* **Instructions for the task**:
Transcribe the listing in full. Keep every line exactly as it stands.

START Records for the exercise

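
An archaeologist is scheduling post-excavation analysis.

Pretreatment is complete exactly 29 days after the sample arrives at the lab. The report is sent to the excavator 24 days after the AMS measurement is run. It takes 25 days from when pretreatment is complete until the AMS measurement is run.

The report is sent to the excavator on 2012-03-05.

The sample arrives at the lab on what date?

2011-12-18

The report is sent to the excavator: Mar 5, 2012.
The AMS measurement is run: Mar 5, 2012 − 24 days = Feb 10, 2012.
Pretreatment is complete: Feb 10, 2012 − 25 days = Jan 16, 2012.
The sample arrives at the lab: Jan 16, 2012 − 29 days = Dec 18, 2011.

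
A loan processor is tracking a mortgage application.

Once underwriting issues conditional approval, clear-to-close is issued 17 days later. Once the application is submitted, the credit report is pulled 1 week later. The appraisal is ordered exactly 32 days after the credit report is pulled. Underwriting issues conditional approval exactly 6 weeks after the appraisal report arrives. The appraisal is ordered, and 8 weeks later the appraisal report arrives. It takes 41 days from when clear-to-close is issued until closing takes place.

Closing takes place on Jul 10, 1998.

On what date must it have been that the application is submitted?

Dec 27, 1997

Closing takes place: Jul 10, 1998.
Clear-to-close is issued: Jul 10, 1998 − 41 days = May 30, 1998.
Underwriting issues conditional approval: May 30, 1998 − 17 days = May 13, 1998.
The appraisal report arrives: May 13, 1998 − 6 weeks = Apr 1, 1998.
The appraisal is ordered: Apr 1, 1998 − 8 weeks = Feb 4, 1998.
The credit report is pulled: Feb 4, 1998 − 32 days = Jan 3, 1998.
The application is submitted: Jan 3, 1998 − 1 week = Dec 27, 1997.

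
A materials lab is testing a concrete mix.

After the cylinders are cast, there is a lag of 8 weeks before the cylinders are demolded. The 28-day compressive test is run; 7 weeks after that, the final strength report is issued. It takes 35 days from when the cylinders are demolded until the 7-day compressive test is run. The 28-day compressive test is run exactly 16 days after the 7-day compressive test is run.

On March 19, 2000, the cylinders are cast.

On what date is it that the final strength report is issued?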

END Records for the exercise

* **Exercise solution**:
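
An archaeologist is scheduling post-excavation analysis.

Pretreatment is complete exactly 29 days after the sample arrives at the lab. The report is sent to the excavator 24 days after the AMS measurement is run. It takes 25 days from when pretreatment is complete until the AMS measurement is run.

The report is sent to the excavator on 2012-03-05.

The sample arrives at the lab on what date?

2011-12-18

The report is sent to the excavator: Mar 5, 2012.
The AMS measurement is run: Mar 5, 2012 − 24 days = Feb 10, 2012.
Pretreatment is complete: Feb 10, 2012 − 25 days = Jan 16, 2012.
The sample arrives at the lab: Jan 16, 2012 − 29 days = Dec 18, 2011.

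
A loan processor is tracking a mortgage application.

Once underwriting issues conditional approval, clear-to-close is issued 17 days later. Once the application is submitted, the credit report is pulled 1 week later. The appraisal is ordered exactly 32 days after the credit report is pulled. Underwriting issues conditional approval exactly 6 weeks after the appraisal report arrives. The appraisal is ordered, and 8 weeks later the appraisal report arrives. It takes 41 days from when clear-to-close is issued until closing takes place.

Closing takes place on Jul 10, 1998.

On what date must it have been that the application is submitted?

Dec 27, 1997

Closing takes place: Jul 10, 1998.
Clear-to-close is issued: Jul 10, 1998 − 41 days = May 30, 1998.
Underwriting issues conditional approval: May 30, 1998 − 17 days = May 13, 1998.
The appraisal report arrives: May 13, 1998 − 6 weeks = Apr 1, 1998.
The appraisal is ordered: Apr 1, 1998 − 8 weeks = Feb 4, 1998.
The credit report is pulled: Feb 4, 1998 − 32 days = Jan 3, 1998.
The application is submitted: Jan 3, 1998 − 1 week = Dec 27, 1997.

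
A materials lab is testing a concrete mix.

After the cylinders are cast, there is a lag of 8 weeks before the cylinders are demolded. The 28-day compressive test is run; 7 weeks after that, the final strength report is issued. It takes 35 days from when the cylinders are demolded until the 7-day compressive test is run. The 28-day compressive test is run exactly 16 days after the 7-day compressive test is run.

On March 19, 2000, the cylinders are cast.

On what date is it that the final strength report is issued?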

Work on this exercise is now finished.